--- Available data Enclosed Below ---

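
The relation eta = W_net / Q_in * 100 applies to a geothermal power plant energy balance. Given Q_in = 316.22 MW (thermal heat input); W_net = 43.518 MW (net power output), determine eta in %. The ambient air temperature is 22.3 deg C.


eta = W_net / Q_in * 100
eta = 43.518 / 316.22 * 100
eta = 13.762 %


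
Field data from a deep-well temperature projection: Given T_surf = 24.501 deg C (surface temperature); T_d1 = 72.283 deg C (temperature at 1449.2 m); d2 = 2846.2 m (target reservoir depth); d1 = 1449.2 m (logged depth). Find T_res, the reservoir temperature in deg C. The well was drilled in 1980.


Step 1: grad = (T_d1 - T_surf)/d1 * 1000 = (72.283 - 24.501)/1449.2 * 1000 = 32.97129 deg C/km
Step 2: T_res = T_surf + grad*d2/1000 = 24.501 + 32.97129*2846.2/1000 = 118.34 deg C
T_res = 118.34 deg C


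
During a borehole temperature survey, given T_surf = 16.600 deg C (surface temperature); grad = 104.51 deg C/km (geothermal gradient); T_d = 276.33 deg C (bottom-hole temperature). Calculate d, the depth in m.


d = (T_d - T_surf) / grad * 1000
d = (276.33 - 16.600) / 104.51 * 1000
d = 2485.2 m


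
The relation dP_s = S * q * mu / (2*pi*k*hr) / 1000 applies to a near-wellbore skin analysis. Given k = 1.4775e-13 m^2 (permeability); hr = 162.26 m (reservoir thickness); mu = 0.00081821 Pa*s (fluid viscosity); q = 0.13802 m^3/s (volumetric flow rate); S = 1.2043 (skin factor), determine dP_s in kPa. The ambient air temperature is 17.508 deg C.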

--- End of Enclosed Available data ---
--- Available data Enclosed Below ---

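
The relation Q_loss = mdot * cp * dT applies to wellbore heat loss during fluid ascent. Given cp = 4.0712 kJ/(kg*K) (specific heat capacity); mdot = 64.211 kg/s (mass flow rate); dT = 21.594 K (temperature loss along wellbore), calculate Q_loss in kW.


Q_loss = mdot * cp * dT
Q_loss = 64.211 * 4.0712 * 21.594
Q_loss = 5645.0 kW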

--- End of Enclosed Available data ---

▶ Work instructions
Above are records; repeat only the lines starting at the line with "During a borehole" and ending at the line with "The relation dP_s", exactly as they appear, both included.

▶ Reply to the task
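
During a borehole temperature survey, given T_surf = 16.600 deg C (surface temperature); grad = 104.51 deg C/km (geothermal gradient); T_d = 276.33 deg C (bottom-hole temperature). Calculate d, the depth in m.


d = (T_d - T_surf) / grad * 1000
d = (276.33 - 16.600) / 104.51 * 1000
d = 2485.2 m


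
The relation dP_s = S * q * mu / (2*pi*k*hr) / 1000 applies to a near-wellbore skin analysis. Given k = 1.4775e-13 m^2 (permeability); hr = 162.26 m (reservoir thickness); mu = 0.00081821 Pa*s (fluid viscosity); q = 0.13802 m^3/s (volumetric flow rate); S = 1.2043 (skin factor), determine dP_s in kPa. The ambient air temperature is 17.508 deg C.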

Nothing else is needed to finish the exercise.